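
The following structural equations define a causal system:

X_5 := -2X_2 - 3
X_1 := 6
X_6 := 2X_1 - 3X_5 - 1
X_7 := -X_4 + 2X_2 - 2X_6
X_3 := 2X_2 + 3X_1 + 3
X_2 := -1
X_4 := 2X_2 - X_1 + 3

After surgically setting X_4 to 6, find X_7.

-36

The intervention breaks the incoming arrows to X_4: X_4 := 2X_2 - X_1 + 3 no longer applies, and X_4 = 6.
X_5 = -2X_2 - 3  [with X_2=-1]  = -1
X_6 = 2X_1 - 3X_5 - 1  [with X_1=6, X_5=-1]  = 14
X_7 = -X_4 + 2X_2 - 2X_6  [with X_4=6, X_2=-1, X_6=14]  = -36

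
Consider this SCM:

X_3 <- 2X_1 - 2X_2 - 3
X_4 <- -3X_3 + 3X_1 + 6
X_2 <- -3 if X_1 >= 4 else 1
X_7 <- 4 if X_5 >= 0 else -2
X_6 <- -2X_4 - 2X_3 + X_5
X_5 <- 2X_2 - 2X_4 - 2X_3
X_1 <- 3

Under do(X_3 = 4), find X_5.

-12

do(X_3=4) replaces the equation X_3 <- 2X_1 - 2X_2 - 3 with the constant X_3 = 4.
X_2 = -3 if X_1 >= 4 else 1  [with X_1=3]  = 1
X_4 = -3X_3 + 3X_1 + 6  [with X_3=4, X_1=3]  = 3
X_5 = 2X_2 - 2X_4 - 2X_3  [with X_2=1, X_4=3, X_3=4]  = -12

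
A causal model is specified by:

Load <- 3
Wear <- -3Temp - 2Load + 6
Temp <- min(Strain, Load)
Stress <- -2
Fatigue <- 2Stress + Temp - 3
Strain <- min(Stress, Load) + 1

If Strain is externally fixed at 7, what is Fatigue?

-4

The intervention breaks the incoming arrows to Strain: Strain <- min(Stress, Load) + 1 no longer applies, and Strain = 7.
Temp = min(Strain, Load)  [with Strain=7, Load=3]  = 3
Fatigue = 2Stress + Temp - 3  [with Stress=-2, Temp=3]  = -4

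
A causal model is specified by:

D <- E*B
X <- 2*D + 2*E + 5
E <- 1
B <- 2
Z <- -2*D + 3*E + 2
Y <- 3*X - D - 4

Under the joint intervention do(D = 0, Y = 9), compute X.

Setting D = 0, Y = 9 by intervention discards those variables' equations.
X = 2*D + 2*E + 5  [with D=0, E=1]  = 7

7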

________________________________________

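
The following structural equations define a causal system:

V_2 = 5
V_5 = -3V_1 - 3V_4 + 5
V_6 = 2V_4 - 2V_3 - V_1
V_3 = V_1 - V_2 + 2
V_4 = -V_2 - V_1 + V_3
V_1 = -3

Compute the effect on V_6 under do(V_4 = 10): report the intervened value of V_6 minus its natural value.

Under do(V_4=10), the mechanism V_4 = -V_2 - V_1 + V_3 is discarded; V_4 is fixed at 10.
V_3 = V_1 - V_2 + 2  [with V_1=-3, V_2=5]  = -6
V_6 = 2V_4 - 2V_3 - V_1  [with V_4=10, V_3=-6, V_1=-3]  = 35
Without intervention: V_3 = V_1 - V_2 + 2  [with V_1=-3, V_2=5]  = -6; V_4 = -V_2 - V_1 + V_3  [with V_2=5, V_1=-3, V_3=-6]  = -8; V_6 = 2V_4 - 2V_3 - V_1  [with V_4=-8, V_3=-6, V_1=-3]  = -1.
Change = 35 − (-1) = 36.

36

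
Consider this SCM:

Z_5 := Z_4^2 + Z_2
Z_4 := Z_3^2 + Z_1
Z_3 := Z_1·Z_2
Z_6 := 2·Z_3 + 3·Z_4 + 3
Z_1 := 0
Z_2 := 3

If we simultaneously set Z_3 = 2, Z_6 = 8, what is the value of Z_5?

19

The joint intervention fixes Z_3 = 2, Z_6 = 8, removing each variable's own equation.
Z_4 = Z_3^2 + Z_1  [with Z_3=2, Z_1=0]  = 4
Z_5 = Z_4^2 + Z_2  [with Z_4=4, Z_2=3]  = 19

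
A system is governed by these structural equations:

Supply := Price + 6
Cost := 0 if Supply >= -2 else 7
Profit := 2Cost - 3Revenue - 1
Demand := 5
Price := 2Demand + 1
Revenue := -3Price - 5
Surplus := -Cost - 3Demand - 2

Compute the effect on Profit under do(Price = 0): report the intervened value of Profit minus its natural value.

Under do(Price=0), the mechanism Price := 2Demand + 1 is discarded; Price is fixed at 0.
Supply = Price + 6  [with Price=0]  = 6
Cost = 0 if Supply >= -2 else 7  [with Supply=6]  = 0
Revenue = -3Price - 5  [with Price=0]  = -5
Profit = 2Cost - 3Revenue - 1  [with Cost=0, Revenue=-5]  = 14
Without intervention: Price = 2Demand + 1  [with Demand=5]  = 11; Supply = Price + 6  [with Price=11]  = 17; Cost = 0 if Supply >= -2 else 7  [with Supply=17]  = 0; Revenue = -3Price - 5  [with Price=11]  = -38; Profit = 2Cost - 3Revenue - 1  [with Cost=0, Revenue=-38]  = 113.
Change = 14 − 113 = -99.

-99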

________________________________________

EXERCISE BRIEF:
In the records above, find the line with "A system is"; write out exactly that line and each one after it, stopping after the line with "Surplus := -Cost - 3Demand - 2".

TASK SOLUTION:
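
A system is governed by these structural equations:

Supply := Price + 6
Cost := 0 if Supply >= -2 else 7
Profit := 2Cost - 3Revenue - 1
Demand := 5
Price := 2Demand + 1
Revenue := -3Price - 5
Surplus := -Cost - 3Demand - 2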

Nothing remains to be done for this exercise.